#### TASK DESCRIPTION
In the data below, find the line containing "Let w(t) = t³, N(s)", then set down that line and every later line up to and including the line containing "Answer: $214 +", exactly.

::::::

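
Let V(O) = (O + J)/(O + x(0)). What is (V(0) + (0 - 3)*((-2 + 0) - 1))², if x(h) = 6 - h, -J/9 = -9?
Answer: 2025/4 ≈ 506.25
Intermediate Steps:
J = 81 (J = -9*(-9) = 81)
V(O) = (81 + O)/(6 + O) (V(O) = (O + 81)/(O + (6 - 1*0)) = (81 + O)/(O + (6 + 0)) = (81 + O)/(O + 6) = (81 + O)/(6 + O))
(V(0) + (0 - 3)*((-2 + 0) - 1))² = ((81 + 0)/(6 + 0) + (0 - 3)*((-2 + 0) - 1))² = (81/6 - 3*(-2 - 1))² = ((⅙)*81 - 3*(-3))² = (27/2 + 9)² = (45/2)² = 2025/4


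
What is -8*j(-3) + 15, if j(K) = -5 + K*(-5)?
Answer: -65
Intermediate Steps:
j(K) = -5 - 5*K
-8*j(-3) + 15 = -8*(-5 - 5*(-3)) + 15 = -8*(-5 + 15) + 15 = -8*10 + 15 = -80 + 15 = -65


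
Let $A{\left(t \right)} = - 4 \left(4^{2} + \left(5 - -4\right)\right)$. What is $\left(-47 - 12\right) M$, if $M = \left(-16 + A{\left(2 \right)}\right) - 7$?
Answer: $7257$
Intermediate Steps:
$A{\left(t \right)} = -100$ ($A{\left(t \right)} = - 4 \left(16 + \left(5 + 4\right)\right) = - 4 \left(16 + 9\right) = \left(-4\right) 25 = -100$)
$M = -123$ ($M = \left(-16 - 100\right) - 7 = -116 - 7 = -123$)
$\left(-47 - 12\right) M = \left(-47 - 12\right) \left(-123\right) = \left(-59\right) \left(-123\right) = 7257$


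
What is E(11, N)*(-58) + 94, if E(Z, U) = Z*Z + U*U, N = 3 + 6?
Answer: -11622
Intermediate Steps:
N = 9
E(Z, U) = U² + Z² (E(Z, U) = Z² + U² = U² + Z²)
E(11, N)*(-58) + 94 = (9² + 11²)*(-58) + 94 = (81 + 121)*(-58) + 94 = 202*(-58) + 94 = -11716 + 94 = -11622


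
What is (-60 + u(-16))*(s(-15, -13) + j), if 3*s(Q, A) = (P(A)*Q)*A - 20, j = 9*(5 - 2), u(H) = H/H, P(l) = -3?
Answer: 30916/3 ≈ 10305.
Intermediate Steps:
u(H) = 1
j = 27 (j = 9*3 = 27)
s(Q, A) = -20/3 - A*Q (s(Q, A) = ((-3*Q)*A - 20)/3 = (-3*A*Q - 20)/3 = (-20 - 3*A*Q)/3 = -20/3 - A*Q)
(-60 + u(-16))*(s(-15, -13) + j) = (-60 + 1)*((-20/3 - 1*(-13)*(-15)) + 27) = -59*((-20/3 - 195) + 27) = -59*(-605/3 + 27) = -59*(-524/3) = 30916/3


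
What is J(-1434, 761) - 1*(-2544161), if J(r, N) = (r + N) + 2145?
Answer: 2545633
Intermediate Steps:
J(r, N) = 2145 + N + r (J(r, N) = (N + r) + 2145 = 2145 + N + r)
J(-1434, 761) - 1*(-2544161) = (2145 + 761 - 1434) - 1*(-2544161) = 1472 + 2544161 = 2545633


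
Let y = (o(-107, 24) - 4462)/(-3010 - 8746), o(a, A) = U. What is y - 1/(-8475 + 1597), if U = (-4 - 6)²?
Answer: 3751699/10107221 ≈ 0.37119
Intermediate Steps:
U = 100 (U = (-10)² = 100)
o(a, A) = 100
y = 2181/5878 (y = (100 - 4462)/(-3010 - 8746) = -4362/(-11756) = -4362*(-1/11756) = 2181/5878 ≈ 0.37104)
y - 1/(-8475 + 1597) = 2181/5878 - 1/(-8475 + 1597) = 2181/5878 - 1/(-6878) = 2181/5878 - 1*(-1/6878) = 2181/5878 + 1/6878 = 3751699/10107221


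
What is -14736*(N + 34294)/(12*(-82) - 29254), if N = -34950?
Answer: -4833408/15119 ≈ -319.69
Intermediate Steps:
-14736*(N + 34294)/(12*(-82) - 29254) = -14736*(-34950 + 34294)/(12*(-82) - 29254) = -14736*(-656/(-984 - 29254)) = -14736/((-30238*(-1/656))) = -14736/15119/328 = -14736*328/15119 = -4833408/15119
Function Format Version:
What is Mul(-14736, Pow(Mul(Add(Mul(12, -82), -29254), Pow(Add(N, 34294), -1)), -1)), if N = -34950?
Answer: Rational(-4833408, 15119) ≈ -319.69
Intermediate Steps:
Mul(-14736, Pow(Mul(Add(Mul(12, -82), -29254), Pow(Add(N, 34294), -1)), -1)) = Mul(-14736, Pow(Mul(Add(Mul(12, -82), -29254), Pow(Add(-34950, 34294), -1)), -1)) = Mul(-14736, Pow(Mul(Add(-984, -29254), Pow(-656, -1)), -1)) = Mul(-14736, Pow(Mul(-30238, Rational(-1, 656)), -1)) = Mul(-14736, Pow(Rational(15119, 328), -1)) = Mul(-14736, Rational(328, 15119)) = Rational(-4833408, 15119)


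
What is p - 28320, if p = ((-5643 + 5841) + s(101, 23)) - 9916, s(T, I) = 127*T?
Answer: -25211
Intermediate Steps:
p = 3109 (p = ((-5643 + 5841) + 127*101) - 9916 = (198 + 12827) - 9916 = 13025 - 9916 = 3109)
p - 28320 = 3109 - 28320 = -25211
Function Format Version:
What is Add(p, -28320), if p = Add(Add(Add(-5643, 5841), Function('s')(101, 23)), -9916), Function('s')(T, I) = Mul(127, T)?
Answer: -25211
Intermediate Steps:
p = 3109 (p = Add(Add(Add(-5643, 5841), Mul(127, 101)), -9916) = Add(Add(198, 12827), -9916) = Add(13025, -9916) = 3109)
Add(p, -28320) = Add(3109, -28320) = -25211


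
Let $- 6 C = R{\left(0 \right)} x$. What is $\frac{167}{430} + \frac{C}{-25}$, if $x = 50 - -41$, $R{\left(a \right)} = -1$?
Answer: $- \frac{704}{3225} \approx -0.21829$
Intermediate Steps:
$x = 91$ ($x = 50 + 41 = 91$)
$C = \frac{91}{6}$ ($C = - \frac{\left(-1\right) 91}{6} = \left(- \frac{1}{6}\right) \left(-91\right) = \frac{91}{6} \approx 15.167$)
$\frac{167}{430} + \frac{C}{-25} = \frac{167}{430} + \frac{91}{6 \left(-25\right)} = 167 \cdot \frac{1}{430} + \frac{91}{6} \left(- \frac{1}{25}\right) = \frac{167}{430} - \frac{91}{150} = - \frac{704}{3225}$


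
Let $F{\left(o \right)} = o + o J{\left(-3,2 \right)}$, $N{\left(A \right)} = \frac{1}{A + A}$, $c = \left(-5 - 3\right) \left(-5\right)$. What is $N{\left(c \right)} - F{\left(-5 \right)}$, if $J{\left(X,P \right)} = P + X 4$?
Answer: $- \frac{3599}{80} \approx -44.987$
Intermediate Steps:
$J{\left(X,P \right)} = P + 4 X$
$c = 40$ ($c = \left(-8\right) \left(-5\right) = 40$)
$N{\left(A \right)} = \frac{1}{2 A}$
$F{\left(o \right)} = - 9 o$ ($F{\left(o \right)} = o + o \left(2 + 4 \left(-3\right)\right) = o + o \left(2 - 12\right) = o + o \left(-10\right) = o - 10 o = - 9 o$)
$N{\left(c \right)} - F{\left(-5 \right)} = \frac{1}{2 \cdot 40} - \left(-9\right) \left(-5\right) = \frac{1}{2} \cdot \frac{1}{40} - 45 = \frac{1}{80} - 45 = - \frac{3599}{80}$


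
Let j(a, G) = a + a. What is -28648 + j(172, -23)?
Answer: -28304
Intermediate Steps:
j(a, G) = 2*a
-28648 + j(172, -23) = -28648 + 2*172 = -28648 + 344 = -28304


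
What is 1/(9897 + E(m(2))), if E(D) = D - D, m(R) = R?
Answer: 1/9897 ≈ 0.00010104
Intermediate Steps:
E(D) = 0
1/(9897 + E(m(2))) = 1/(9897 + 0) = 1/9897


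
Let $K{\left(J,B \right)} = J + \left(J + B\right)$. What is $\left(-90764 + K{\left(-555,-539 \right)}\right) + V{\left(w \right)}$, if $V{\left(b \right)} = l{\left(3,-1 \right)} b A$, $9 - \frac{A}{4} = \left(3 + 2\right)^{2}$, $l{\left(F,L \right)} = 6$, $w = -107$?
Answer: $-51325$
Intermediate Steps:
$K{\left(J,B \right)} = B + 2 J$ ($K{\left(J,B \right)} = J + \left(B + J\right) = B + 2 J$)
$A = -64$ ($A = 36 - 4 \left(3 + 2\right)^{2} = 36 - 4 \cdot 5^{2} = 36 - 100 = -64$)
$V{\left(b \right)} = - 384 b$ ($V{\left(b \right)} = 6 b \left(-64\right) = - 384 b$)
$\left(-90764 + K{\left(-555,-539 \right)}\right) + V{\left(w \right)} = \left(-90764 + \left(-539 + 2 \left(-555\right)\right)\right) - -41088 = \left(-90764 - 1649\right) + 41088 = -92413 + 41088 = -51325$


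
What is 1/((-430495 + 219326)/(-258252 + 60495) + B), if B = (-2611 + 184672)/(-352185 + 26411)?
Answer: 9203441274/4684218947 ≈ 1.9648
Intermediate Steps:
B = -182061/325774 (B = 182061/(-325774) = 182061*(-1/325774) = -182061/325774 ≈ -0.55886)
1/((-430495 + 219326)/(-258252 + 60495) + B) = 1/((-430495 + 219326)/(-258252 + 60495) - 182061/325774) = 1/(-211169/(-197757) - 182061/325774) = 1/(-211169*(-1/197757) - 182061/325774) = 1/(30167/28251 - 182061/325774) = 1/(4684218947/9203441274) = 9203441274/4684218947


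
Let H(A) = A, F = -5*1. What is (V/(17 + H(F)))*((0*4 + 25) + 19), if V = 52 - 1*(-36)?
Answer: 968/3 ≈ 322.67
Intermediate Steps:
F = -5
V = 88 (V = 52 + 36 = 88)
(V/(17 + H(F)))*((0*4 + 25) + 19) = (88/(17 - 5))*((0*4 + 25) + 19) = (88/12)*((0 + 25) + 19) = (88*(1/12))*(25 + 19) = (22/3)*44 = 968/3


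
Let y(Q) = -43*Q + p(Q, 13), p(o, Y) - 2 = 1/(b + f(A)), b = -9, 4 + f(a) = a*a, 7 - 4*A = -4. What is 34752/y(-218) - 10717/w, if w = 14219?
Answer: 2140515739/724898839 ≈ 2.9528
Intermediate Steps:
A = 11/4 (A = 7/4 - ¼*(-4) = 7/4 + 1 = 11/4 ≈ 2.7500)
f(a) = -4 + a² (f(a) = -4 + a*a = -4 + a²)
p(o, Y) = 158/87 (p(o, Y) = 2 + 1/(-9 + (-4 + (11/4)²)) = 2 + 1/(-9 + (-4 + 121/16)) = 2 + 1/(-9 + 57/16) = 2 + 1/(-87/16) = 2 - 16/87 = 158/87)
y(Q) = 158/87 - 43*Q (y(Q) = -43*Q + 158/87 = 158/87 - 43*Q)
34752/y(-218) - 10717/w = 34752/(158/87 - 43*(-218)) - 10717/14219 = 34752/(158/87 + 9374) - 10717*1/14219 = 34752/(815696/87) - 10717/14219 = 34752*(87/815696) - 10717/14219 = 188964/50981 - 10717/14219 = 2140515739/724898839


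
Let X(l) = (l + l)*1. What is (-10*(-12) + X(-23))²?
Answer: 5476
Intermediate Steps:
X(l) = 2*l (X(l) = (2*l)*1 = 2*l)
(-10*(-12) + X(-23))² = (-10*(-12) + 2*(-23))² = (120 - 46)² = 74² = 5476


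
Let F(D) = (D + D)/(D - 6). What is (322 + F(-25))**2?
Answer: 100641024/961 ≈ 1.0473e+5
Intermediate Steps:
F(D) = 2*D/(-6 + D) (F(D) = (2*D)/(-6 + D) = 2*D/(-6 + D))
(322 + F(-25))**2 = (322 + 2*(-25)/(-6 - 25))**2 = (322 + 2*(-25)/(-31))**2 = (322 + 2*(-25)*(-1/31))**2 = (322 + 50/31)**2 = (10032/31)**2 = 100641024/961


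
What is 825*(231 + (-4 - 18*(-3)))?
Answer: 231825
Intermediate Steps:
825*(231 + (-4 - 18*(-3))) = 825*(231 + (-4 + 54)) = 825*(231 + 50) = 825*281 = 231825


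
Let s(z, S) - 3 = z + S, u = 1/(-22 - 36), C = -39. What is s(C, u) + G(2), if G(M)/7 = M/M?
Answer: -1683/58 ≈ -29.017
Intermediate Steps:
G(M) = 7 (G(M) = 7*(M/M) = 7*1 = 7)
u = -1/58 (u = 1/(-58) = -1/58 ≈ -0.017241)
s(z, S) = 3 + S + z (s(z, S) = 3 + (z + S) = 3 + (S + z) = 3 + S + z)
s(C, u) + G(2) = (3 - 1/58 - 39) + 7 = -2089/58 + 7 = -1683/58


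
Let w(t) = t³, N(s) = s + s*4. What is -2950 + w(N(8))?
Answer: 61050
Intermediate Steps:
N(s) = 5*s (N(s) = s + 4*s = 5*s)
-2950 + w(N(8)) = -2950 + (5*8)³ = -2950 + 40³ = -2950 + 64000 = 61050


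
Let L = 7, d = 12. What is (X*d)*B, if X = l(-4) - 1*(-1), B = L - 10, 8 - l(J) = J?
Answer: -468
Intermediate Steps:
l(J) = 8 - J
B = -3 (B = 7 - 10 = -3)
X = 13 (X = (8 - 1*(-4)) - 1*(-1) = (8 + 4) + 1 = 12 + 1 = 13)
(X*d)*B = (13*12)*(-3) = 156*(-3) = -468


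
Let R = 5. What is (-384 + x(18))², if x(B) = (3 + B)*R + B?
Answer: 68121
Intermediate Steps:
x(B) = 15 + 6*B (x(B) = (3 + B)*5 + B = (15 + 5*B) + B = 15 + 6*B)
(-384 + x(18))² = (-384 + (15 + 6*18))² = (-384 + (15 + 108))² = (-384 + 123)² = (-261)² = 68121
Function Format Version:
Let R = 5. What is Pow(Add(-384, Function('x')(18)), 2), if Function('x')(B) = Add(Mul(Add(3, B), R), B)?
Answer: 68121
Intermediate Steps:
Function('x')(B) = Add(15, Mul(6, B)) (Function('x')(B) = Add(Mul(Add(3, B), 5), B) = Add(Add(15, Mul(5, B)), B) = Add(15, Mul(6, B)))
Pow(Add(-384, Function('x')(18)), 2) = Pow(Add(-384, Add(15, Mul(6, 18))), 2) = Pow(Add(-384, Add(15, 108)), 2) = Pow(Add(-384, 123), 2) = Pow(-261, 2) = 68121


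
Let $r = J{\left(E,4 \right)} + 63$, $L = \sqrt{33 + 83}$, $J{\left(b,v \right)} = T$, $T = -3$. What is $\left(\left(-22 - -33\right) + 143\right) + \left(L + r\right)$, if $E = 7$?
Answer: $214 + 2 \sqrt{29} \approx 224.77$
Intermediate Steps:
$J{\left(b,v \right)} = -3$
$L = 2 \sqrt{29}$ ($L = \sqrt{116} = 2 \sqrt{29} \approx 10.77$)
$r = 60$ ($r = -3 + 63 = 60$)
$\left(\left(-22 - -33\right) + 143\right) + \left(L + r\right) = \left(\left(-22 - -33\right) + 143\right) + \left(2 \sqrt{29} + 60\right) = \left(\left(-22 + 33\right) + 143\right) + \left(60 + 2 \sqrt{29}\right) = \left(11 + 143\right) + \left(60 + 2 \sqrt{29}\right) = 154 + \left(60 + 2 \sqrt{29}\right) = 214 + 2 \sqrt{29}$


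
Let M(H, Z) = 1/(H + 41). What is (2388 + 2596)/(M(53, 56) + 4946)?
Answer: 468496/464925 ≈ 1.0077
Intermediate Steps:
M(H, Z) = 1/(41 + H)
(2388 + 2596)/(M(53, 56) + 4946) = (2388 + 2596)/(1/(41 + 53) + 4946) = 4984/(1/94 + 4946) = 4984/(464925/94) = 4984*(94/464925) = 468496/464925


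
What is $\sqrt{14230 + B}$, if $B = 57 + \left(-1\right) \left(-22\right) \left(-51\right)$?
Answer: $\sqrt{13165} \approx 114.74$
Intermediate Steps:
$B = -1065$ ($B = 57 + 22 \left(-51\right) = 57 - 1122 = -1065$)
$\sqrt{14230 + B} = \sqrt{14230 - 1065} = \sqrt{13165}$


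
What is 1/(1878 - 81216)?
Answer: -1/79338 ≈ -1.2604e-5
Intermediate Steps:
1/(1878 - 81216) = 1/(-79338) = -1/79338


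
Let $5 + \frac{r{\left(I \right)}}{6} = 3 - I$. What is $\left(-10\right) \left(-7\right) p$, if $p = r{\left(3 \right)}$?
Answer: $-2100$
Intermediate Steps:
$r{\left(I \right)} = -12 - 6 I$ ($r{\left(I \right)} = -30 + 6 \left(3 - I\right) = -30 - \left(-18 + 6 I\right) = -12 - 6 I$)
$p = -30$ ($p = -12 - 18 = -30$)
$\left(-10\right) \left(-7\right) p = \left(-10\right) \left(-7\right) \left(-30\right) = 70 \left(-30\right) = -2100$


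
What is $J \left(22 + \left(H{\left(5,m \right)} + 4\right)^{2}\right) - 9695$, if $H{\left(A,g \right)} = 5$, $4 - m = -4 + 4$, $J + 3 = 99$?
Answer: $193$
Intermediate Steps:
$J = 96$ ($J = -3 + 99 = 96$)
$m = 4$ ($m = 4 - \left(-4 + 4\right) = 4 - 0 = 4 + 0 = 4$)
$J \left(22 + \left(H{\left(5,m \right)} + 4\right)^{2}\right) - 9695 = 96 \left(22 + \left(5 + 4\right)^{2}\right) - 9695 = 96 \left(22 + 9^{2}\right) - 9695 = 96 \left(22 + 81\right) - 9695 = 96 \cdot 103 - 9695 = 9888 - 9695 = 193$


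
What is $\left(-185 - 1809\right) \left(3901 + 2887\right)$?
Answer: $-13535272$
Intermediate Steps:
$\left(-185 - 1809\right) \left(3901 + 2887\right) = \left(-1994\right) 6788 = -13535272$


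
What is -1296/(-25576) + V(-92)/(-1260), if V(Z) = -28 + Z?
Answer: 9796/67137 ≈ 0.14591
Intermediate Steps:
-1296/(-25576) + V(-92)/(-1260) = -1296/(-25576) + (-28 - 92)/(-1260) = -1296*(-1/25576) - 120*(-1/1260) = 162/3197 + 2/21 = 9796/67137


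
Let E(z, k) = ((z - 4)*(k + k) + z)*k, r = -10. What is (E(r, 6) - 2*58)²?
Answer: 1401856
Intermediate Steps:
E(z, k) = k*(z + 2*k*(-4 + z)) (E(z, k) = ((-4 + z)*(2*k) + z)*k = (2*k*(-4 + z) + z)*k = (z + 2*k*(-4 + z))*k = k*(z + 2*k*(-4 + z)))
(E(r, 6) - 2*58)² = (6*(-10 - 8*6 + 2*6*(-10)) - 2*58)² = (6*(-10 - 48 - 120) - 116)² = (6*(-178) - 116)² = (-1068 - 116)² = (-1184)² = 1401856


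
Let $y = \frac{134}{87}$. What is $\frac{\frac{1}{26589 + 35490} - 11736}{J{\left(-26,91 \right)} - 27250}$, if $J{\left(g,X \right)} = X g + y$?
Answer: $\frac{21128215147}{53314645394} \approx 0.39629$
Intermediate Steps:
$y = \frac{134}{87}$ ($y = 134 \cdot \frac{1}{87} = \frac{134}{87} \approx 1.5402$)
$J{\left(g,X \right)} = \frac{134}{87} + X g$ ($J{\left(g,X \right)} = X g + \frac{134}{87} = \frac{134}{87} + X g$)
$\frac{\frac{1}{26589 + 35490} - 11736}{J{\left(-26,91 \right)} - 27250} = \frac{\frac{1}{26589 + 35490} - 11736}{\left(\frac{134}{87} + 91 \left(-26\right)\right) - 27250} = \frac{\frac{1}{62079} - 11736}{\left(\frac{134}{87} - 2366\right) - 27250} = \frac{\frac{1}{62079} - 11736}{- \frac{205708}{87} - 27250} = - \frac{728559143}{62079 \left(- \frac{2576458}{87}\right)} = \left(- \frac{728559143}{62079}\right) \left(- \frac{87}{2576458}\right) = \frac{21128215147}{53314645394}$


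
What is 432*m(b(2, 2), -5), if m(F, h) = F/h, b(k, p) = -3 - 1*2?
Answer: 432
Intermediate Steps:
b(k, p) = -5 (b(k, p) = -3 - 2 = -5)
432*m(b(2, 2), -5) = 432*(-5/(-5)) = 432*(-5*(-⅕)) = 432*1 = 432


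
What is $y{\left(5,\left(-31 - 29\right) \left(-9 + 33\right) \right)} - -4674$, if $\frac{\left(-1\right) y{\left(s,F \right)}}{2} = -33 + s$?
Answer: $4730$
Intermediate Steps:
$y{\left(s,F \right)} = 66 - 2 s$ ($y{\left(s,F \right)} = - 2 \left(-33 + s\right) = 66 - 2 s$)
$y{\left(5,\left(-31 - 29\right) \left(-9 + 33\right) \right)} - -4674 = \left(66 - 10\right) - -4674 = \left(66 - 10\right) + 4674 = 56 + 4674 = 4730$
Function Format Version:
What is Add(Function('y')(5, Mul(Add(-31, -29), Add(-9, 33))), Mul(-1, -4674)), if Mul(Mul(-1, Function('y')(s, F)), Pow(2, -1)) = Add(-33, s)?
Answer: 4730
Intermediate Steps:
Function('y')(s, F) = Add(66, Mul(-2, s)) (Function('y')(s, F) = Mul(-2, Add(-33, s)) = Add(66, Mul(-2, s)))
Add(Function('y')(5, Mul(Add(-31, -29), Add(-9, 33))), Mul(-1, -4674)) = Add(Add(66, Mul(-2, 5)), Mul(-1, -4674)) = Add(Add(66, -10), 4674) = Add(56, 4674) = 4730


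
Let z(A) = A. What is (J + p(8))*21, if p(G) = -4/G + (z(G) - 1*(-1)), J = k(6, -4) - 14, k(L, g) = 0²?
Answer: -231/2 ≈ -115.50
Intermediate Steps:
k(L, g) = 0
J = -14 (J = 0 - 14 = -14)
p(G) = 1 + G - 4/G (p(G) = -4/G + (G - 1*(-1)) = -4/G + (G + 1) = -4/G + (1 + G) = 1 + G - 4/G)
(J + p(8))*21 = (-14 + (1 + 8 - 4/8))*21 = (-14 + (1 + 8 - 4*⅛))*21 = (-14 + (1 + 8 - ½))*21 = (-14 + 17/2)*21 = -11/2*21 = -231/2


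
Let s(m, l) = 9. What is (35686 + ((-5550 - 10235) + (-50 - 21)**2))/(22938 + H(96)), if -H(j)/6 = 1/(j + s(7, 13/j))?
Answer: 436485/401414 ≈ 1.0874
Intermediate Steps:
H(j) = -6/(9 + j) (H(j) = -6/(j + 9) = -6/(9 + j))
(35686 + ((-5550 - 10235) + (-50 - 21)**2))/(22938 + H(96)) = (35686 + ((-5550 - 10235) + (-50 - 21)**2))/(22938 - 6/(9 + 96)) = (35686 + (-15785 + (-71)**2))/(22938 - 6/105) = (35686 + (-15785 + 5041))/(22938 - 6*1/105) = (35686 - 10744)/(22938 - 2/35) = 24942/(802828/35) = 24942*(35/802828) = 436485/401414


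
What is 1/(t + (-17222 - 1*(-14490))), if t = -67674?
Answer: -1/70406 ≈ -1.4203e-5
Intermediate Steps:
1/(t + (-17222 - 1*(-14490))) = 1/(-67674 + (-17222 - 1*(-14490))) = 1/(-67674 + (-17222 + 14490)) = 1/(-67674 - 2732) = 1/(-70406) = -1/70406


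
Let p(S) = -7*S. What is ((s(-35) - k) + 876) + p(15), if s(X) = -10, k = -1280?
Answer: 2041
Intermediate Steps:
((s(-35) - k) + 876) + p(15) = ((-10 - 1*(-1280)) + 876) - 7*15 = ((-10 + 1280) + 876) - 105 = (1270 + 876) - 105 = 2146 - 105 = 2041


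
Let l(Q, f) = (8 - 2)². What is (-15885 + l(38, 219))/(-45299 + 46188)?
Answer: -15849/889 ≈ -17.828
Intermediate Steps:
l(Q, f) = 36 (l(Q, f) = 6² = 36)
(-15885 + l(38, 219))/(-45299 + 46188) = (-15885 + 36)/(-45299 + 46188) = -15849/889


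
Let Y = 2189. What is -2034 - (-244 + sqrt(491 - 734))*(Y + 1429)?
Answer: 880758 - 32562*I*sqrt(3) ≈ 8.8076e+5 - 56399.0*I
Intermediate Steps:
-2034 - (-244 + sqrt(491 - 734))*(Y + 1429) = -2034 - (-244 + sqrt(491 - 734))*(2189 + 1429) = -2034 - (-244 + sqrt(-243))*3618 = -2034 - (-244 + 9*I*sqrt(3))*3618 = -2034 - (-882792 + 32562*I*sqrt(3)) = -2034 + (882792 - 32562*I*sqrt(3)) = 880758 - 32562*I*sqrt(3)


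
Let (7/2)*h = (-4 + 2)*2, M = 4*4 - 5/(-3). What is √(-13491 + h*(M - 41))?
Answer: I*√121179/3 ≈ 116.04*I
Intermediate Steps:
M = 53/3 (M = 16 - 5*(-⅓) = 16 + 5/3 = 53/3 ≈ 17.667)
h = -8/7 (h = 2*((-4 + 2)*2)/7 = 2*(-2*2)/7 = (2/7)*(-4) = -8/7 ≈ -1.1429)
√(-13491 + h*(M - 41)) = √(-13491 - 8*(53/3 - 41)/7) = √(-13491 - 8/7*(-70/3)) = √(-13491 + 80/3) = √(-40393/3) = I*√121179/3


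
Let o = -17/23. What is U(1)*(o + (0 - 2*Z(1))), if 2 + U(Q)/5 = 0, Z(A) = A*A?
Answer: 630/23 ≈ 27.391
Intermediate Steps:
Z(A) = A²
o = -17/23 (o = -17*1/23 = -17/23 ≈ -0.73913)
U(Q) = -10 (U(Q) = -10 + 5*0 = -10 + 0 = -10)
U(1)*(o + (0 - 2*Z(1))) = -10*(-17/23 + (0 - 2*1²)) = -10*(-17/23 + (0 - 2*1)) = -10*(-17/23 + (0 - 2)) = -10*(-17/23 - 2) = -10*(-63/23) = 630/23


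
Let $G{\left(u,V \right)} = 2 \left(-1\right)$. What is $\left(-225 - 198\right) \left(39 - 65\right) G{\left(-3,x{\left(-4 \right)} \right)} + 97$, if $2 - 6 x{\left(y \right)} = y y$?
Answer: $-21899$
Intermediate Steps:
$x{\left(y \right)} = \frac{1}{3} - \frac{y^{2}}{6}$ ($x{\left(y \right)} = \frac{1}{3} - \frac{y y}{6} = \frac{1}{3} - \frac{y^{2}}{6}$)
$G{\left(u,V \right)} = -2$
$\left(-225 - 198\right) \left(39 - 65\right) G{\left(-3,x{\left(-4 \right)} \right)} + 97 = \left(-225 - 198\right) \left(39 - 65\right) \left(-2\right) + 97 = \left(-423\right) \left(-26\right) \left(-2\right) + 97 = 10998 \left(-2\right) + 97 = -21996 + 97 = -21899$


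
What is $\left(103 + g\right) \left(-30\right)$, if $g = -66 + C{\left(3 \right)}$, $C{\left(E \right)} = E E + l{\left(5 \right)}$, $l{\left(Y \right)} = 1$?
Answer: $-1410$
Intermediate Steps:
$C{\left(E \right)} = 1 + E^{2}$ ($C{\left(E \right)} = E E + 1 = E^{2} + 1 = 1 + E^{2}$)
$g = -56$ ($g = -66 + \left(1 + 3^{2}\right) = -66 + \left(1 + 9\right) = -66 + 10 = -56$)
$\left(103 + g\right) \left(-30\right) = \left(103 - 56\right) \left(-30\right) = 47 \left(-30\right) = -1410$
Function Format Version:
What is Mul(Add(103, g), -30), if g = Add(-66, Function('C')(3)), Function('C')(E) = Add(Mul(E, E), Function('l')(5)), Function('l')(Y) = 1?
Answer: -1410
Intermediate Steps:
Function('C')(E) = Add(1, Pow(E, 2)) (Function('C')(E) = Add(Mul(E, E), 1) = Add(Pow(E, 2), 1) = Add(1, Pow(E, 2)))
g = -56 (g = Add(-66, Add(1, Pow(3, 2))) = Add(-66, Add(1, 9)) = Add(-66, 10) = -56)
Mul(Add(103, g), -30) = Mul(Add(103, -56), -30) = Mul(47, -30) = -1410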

::::::

#### RESULT OF THIS TASK
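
Let w(t) = t³, N(s) = s + s*4. What is -2950 + w(N(8))?
Answer: 61050
Intermediate Steps:
N(s) = 5*s (N(s) = s + 4*s = 5*s)
-2950 + w(N(8)) = -2950 + (5*8)³ = -2950 + 40³ = -2950 + 64000 = 61050


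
Let L = 7, d = 12. What is (X*d)*B, if X = l(-4) - 1*(-1), B = L - 10, 8 - l(J) = J?
Answer: -468
Intermediate Steps:
l(J) = 8 - J
B = -3 (B = 7 - 10 = -3)
X = 13 (X = (8 - 1*(-4)) - 1*(-1) = (8 + 4) + 1 = 12 + 1 = 13)
(X*d)*B = (13*12)*(-3) = 156*(-3) = -468


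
Let R = 5. What is (-384 + x(18))², if x(B) = (3 + B)*R + B?
Answer: 68121
Intermediate Steps:
x(B) = 15 + 6*B (x(B) = (3 + B)*5 + B = (15 + 5*B) + B = 15 + 6*B)
(-384 + x(18))² = (-384 + (15 + 6*18))² = (-384 + (15 + 108))² = (-384 + 123)² = (-261)² = 68121
Function Format Version:
Let R = 5. What is Pow(Add(-384, Function('x')(18)), 2), if Function('x')(B) = Add(Mul(Add(3, B), R), B)?
Answer: 68121
Intermediate Steps:
Function('x')(B) = Add(15, Mul(6, B)) (Function('x')(B) = Add(Mul(Add(3, B), 5), B) = Add(Add(15, Mul(5, B)), B) = Add(15, Mul(6, B)))
Pow(Add(-384, Function('x')(18)), 2) = Pow(Add(-384, Add(15, Mul(6, 18))), 2) = Pow(Add(-384, Add(15, 108)), 2) = Pow(Add(-384, 123), 2) = Pow(-261, 2) = 68121


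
Let $r = J{\left(E,4 \right)} + 63$, $L = \sqrt{33 + 83}$, $J{\left(b,v \right)} = T$, $T = -3$. What is $\left(\left(-22 - -33\right) + 143\right) + \left(L + r\right)$, if $E = 7$?
Answer: $214 + 2 \sqrt{29} \approx 224.77$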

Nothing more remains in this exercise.